(Collected data)
========================================================================

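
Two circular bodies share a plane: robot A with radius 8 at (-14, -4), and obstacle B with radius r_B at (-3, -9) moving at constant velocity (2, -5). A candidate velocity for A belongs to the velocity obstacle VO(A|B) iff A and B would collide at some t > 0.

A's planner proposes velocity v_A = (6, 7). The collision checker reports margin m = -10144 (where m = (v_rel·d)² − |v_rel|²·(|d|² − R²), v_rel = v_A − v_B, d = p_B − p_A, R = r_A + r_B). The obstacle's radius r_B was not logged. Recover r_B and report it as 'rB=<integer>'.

m = -10144
d = (11, -5);  v_rel = (4, 12),  |v_rel|² = 160
v_rel×d = (4)·(-5) − (12)·(11) = -152
since m = R²·160 − (-152)²:  R² = (23104 + -10144) / 160 = 81
R = √81 = 9  ⇒  r_B = 9 − 8 = 1

rB=1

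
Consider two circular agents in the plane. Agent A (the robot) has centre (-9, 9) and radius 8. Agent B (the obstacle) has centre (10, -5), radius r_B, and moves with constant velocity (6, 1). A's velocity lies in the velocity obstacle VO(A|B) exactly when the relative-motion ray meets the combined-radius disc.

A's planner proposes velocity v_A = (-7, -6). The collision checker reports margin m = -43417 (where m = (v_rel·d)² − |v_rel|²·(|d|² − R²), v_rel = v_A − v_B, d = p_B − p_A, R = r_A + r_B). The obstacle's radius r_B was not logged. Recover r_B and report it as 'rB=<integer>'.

m = -43417
d = (19, -14);  v_rel = (-13, -7),  |v_rel|² = 218
v_rel×d = (-13)·(-14) − (-7)·(19) = 315
since m = R²·218 − 315²:  R² = (99225 + -43417) / 218 = 256
R = √256 = 16  ⇒  r_B = 16 − 8 = 8

rB=8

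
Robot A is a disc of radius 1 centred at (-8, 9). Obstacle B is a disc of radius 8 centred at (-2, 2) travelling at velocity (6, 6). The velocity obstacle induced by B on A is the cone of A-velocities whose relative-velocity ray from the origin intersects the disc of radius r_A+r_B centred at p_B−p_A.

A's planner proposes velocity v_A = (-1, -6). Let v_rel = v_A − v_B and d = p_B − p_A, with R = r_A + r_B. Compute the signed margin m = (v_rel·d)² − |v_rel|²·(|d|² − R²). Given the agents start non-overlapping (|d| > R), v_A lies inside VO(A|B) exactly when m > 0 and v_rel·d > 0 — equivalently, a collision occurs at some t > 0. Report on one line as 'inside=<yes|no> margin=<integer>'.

d = (6, -7),  |d|² = 85;  R = 1+8 = 9,  c = 85−9² = 4
v_rel = (-7, -12),  |v_rel|² = 193;  v_rel·d = (-7)·(6) + (-12)·(-7) = 42
193·t² − 84·t + 4 = 0  ⇒  m = 42² − 193·4 = 992
m = 992 > 0,  v_rel·d = 42 > 0  ⇒  inside

inside=yes margin=992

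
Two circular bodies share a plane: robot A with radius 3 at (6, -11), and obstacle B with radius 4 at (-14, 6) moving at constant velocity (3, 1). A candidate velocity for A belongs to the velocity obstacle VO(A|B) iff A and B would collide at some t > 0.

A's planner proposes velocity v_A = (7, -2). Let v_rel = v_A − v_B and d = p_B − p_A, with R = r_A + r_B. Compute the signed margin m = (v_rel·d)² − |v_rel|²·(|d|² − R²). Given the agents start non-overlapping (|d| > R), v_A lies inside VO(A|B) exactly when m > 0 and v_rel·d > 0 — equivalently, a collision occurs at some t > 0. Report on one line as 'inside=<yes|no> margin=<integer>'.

d = (-20, 17),  |d|² = 689;  R = 3+4 = 7,  c = 689−7² = 640
v_rel = (4, -3),  |v_rel|² = 25;  v_rel·d = (4)·(-20) + (-3)·(17) = -131
25·t² + 262·t + 640 = 0  ⇒  m = (-131)² − 25·640 = 1161
m = 1161 > 0,  v_rel·d = -131 < 0  ⇒  outside

inside=no margin=1161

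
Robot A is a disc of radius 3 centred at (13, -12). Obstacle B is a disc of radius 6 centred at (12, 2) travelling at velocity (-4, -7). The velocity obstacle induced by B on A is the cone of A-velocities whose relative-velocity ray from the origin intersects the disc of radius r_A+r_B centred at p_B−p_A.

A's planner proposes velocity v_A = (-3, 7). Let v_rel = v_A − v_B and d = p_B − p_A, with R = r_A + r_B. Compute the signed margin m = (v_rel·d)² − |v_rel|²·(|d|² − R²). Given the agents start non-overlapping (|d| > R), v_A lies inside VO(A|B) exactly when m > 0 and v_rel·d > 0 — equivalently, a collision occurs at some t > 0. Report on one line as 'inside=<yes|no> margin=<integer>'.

d = (-1, 14),  |d|² = 197;  R = 3+6 = 9,  c = 197−9² = 116
v_rel = (1, 14),  |v_rel|² = 197;  v_rel·d = (1)·(-1) + (14)·(14) = 195
197·t² − 390·t + 116 = 0  ⇒  m = 195² − 197·116 = 15173
m = 15173 > 0,  v_rel·d = 195 > 0  ⇒  inside

inside=yes margin=15173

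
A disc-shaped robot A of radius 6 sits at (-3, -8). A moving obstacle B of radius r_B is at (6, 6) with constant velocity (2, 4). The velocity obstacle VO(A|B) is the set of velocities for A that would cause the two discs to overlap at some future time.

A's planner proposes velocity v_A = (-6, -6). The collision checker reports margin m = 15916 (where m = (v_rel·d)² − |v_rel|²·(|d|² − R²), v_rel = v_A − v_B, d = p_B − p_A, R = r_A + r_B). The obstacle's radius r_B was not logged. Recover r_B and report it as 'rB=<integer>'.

m = 15916
d = (9, 14);  v_rel = (-8, -10),  |v_rel|² = 164
v_rel×d = (-8)·(14) − (-10)·(9) = -22
since m = R²·164 − (-22)²:  R² = (484 + 15916) / 164 = 100
R = √100 = 10  ⇒  r_B = 10 − 6 = 4

rB=4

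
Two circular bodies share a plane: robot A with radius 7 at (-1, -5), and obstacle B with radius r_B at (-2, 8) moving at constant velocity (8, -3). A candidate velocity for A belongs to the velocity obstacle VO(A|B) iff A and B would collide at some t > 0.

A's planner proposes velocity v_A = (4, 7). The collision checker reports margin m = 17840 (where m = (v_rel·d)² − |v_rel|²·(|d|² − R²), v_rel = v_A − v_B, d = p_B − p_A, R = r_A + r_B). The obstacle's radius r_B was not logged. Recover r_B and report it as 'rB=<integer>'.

m = 17840
d = (-1, 13);  v_rel = (-4, 10),  |v_rel|² = 116
v_rel×d = (-4)·(13) − (10)·(-1) = -42
since m = R²·116 − (-42)²:  R² = (1764 + 17840) / 116 = 169
R = √169 = 13  ⇒  r_B = 13 − 7 = 6

rB=6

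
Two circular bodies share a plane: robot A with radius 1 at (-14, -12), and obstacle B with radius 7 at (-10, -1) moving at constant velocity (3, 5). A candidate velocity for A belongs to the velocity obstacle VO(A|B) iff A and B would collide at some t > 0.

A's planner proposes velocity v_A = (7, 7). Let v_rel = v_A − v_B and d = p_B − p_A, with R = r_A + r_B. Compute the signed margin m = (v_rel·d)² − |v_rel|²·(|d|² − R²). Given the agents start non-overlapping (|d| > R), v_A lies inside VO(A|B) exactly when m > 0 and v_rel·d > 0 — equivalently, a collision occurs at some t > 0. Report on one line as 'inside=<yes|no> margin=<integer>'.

d = (4, 11),  |d|² = 137;  R = 1+7 = 8,  c = 137−8² = 73
v_rel = (4, 2),  |v_rel|² = 20;  v_rel·d = (4)·(4) + (2)·(11) = 38
20·t² − 76·t + 73 = 0  ⇒  m = 38² − 20·73 = -16
m = -16 < 0,  v_rel·d = 38 > 0  ⇒  outside

inside=no margin=-16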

========================================================================

Assignment: All lines from the one with "Two circular bodies share a plane: robot A with radius 1" through the end of the data must be repeated exactly, and nothing else may be repeated.

Task output:
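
Two circular bodies share a plane: robot A with radius 1 at (-14, -12), and obstacle B with radius 7 at (-10, -1) moving at constant velocity (3, 5). A candidate velocity for A belongs to the velocity obstacle VO(A|B) iff A and B would collide at some t > 0.

A's planner proposes velocity v_A = (7, 7). Let v_rel = v_A − v_B and d = p_B − p_A, with R = r_A + r_B. Compute the signed margin m = (v_rel·d)² − |v_rel|²·(|d|² − R²). Given the agents start non-overlapping (|d| > R), v_A lies inside VO(A|B) exactly when m > 0 and v_rel·d > 0 — equivalently, a collision occurs at some t > 0. Report on one line as 'inside=<yes|no> margin=<integer>'.

d = (4, 11),  |d|² = 137;  R = 1+7 = 8,  c = 137−8² = 73
v_rel = (4, 2),  |v_rel|² = 20;  v_rel·d = (4)·(4) + (2)·(11) = 38
20·t² − 76·t + 73 = 0  ⇒  m = 38² − 20·73 = -16
m = -16 < 0,  v_rel·d = 38 > 0  ⇒  outside

inside=no margin=-16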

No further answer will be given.